[Extracted data entries]
━━━━━━━━━━

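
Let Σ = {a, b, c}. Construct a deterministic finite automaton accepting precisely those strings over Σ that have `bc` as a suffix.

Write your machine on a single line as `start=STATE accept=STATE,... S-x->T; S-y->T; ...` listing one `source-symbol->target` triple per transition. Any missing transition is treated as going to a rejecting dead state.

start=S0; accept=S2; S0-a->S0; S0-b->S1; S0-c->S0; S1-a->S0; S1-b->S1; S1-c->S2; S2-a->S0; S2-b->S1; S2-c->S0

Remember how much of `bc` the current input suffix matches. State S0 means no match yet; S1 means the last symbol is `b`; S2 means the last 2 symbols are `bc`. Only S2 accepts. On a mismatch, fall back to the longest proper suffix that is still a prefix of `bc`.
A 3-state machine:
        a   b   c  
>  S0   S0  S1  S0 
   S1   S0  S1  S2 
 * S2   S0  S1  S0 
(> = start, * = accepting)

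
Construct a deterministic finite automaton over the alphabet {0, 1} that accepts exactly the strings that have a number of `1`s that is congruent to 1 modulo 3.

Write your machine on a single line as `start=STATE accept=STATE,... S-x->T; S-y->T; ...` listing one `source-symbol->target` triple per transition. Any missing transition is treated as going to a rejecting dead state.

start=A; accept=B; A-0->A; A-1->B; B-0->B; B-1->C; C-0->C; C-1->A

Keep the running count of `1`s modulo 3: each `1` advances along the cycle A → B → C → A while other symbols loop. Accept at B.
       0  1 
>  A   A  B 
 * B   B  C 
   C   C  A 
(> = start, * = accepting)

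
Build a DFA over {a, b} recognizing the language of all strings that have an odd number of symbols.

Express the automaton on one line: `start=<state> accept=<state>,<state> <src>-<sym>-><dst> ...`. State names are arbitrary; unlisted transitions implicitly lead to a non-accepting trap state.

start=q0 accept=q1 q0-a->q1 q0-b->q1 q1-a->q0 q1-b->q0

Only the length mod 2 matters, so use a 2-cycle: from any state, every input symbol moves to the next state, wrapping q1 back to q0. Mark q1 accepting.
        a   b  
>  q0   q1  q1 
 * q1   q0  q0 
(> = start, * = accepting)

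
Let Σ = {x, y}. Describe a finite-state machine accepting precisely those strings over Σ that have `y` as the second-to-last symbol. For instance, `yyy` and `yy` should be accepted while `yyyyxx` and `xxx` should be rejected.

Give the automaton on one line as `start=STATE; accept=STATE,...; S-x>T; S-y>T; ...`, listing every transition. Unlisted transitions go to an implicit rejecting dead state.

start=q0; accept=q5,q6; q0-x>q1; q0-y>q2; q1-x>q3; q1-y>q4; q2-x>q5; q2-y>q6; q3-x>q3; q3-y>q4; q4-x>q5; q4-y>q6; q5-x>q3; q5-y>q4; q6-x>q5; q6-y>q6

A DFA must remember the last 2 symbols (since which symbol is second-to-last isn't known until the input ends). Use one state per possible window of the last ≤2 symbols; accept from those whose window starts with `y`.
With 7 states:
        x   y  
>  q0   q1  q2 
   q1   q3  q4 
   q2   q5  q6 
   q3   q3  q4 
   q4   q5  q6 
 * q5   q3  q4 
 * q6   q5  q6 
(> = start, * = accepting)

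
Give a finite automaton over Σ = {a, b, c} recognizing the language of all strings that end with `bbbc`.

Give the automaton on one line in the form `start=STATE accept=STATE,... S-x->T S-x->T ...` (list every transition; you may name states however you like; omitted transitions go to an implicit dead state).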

━━━━━━━━━━

Exercise instructions. Using the exact wording, transcribe all the records above.

Output of the task.
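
Let Σ = {a, b, c}. Construct a deterministic finite automaton accepting precisely those strings over Σ that have `bc` as a suffix.

Write your machine on a single line as `start=STATE accept=STATE,... S-x->T; S-y->T; ...` listing one `source-symbol->target` triple per transition. Any missing transition is treated as going to a rejecting dead state.

start=S0; accept=S2; S0-a->S0; S0-b->S1; S0-c->S0; S1-a->S0; S1-b->S1; S1-c->S2; S2-a->S0; S2-b->S1; S2-c->S0

Remember how much of `bc` the current input suffix matches. State S0 means no match yet; S1 means the last symbol is `b`; S2 means the last 2 symbols are `bc`. Only S2 accepts. On a mismatch, fall back to the longest proper suffix that is still a prefix of `bc`.
A 3-state machine:
        a   b   c  
>  S0   S0  S1  S0 
   S1   S0  S1  S2 
 * S2   S0  S1  S0 
(> = start, * = accepting)

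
Construct a deterministic finite automaton over the alphabet {0, 1} that accepts exactly the strings that have a number of `1`s that is congruent to 1 modulo 3.

Write your machine on a single line as `start=STATE accept=STATE,... S-x->T; S-y->T; ...` listing one `source-symbol->target` triple per transition. Any missing transition is treated as going to a rejecting dead state.

start=A; accept=B; A-0->A; A-1->B; B-0->B; B-1->C; C-0->C; C-1->A

Keep the running count of `1`s modulo 3: each `1` advances along the cycle A → B → C → A while other symbols loop. Accept at B.
       0  1 
>  A   A  B 
 * B   B  C 
   C   C  A 
(> = start, * = accepting)

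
Build a DFA over {a, b} recognizing the language of all strings that have an odd number of symbols.

Express the automaton on one line: `start=<state> accept=<state>,<state> <src>-<sym>-><dst> ...`. State names are arbitrary; unlisted transitions implicitly lead to a non-accepting trap state.

start=q0 accept=q1 q0-a->q1 q0-b->q1 q1-a->q0 q1-b->q0

Only the length mod 2 matters, so use a 2-cycle: from any state, every input symbol moves to the next state, wrapping q1 back to q0. Mark q1 accepting.
        a   b  
>  q0   q1  q1 
 * q1   q0  q0 
(> = start, * = accepting)

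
Let Σ = {x, y}. Describe a finite-state machine accepting precisely those strings over Σ that have `y` as the second-to-last symbol. For instance, `yyy` and `yy` should be accepted while `yyyyxx` and `xxx` should be rejected.

Give the automaton on one line as `start=STATE; accept=STATE,...; S-x>T; S-y>T; ...`, listing every transition. Unlisted transitions go to an implicit rejecting dead state.

start=q0; accept=q5,q6; q0-x>q1; q0-y>q2; q1-x>q3; q1-y>q4; q2-x>q5; q2-y>q6; q3-x>q3; q3-y>q4; q4-x>q5; q4-y>q6; q5-x>q3; q5-y>q4; q6-x>q5; q6-y>q6

A DFA must remember the last 2 symbols (since which symbol is second-to-last isn't known until the input ends). Use one state per possible window of the last ≤2 symbols; accept from those whose window starts with `y`.
With 7 states:
        x   y  
>  q0   q1  q2 
   q1   q3  q4 
   q2   q5  q6 
   q3   q3  q4 
   q4   q5  q6 
 * q5   q3  q4 
 * q6   q5  q6 
(> = start, * = accepting)

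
Give a finite automaton over Σ = {a, b, c} recognizing the language of all strings that end with `bbbc`.

Give the automaton on one line in the form `start=STATE accept=STATE,... S-x->T S-x->T ...` (list every transition; you may name states however you like; omitted transitions go to an implicit dead state).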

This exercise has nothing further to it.